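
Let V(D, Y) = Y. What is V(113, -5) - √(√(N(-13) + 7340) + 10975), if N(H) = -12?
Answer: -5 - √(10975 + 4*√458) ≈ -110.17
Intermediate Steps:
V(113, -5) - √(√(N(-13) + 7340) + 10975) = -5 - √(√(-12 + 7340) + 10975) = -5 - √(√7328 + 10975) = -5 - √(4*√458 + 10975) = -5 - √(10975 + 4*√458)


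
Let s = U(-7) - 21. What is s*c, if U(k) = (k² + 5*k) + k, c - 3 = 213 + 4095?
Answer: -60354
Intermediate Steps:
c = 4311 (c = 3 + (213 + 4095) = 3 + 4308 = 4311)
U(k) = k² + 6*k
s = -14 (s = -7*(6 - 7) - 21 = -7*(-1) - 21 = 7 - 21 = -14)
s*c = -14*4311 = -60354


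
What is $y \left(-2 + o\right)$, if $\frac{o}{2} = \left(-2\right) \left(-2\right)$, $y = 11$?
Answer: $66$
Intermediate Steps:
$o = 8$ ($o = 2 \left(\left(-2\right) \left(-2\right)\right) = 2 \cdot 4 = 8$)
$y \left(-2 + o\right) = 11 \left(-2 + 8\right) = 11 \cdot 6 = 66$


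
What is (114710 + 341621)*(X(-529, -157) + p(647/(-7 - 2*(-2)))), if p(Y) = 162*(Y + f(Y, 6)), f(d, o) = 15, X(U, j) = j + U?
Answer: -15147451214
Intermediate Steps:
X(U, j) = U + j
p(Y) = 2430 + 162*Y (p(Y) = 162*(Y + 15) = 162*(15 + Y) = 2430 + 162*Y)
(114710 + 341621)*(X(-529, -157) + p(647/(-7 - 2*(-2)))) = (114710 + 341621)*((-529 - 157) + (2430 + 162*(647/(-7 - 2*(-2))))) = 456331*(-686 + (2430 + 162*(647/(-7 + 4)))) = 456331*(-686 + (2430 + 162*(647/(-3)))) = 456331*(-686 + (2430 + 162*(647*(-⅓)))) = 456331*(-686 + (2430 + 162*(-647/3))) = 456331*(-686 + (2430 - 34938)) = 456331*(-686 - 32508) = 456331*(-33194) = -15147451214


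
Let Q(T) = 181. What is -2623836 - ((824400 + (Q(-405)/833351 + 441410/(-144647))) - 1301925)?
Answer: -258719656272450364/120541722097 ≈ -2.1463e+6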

WHAT THE EXERCISE ASKS:
A word-for-word copy of all the entries above is required.

ANSWER TO THIS PROBLEM:
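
Let V(D, Y) = Y. What is V(113, -5) - √(√(N(-13) + 7340) + 10975), if N(H) = -12?
Answer: -5 - √(10975 + 4*√458) ≈ -110.17
Intermediate Steps:
V(113, -5) - √(√(N(-13) + 7340) + 10975) = -5 - √(√(-12 + 7340) + 10975) = -5 - √(√7328 + 10975) = -5 - √(4*√458 + 10975) = -5 - √(10975 + 4*√458)


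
Let s = U(-7) - 21. What is s*c, if U(k) = (k² + 5*k) + k, c - 3 = 213 + 4095?
Answer: -60354
Intermediate Steps:
c = 4311 (c = 3 + (213 + 4095) = 3 + 4308 = 4311)
U(k) = k² + 6*k
s = -14 (s = -7*(6 - 7) - 21 = -7*(-1) - 21 = 7 - 21 = -14)
s*c = -14*4311 = -60354


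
What is $y \left(-2 + o\right)$, if $\frac{o}{2} = \left(-2\right) \left(-2\right)$, $y = 11$?
Answer: $66$
Intermediate Steps:
$o = 8$ ($o = 2 \left(\left(-2\right) \left(-2\right)\right) = 2 \cdot 4 = 8$)
$y \left(-2 + o\right) = 11 \left(-2 + 8\right) = 11 \cdot 6 = 66$


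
What is (114710 + 341621)*(X(-529, -157) + p(647/(-7 - 2*(-2)))), if p(Y) = 162*(Y + f(Y, 6)), f(d, o) = 15, X(U, j) = j + U?
Answer: -15147451214
Intermediate Steps:
X(U, j) = U + j
p(Y) = 2430 + 162*Y (p(Y) = 162*(Y + 15) = 162*(15 + Y) = 2430 + 162*Y)
(114710 + 341621)*(X(-529, -157) + p(647/(-7 - 2*(-2)))) = (114710 + 341621)*((-529 - 157) + (2430 + 162*(647/(-7 - 2*(-2))))) = 456331*(-686 + (2430 + 162*(647/(-7 + 4)))) = 456331*(-686 + (2430 + 162*(647/(-3)))) = 456331*(-686 + (2430 + 162*(647*(-⅓)))) = 456331*(-686 + (2430 + 162*(-647/3))) = 456331*(-686 + (2430 - 34938)) = 456331*(-686 - 32508) = 456331*(-33194) = -15147451214


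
Let Q(T) = 181. What is -2623836 - ((824400 + (Q(-405)/833351 + 441410/(-144647))) - 1301925)?
Answer: -258719656272450364/120541722097 ≈ -2.1463e+6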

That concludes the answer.